**DATA PROVIDED**:
□ □ □ □ □
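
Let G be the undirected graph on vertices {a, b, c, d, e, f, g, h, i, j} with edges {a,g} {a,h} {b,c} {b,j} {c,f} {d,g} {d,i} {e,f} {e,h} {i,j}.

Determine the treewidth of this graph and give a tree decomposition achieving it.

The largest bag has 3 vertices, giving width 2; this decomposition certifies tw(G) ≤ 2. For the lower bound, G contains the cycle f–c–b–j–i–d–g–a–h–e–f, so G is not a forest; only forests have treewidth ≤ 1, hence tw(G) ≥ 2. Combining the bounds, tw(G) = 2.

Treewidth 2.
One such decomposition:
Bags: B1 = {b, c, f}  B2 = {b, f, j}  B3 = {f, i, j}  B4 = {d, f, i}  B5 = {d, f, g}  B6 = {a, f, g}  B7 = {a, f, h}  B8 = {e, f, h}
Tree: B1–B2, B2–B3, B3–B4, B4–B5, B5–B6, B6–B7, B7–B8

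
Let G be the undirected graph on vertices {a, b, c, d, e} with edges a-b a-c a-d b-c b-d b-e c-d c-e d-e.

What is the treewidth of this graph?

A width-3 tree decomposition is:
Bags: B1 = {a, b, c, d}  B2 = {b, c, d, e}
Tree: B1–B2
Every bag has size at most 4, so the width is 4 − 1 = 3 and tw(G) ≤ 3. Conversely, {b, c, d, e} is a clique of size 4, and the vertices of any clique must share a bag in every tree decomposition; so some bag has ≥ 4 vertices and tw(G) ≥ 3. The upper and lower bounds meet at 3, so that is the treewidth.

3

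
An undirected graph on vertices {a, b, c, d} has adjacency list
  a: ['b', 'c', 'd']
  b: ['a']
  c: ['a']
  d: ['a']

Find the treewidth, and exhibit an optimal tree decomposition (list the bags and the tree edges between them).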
□ □ □ □ □
**REQUIRED ACTION**:
Take the line containing "What is the treewidth of this graph?" as the first line and the last line of the data above as the final one. Write out these lines and all between them exactly.

**EXPECTED OUTPUT**:
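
What is the treewidth of this graph?

A width-3 tree decomposition is:
Bags: B1 = {a, b, c, d}  B2 = {b, c, d, e}
Tree: B1–B2
Every bag has size at most 4, so the width is 4 − 1 = 3 and tw(G) ≤ 3. Conversely, {b, c, d, e} is a clique of size 4, and the vertices of any clique must share a bag in every tree decomposition; so some bag has ≥ 4 vertices and tw(G) ≥ 3. The upper and lower bounds meet at 3, so that is the treewidth.

3

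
An undirected graph on vertices {a, b, c, d} has adjacency list
  a: ['b', 'c', 'd']
  b: ['a']
  c: ['a']
  d: ['a']

Find the treewidth, and exhibit an optimal tree decomposition (list the bags and the tree edges between them).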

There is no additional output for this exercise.